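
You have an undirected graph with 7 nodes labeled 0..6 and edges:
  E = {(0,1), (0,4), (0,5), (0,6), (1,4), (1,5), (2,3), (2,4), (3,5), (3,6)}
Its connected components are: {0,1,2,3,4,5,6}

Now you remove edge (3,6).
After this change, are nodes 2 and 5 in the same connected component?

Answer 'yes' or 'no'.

Initial components: {0,1,2,3,4,5,6}
Removing edge (3,6): not a bridge — component count unchanged at 1.
New components: {0,1,2,3,4,5,6}
Are 2 and 5 in the same component? yes

Answer: yes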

**Work required**
The records shown above are to be retyped exactly, with none omitted.

**Response box**
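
You have an undirected graph with 7 nodes labeled 0..6 and edges:
  E = {(0,1), (0,4), (0,5), (0,6), (1,4), (1,5), (2,3), (2,4), (3,5), (3,6)}
Its connected components are: {0,1,2,3,4,5,6}

Now you remove edge (3,6).
After this change, are nodes 2 and 5 in the same connected component?

Answer 'yes' or 'no'.

Initial components: {0,1,2,3,4,5,6}
Removing edge (3,6): not a bridge — component count unchanged at 1.
New components: {0,1,2,3,4,5,6}
Are 2 and 5 in the same component? yes

Answer: yes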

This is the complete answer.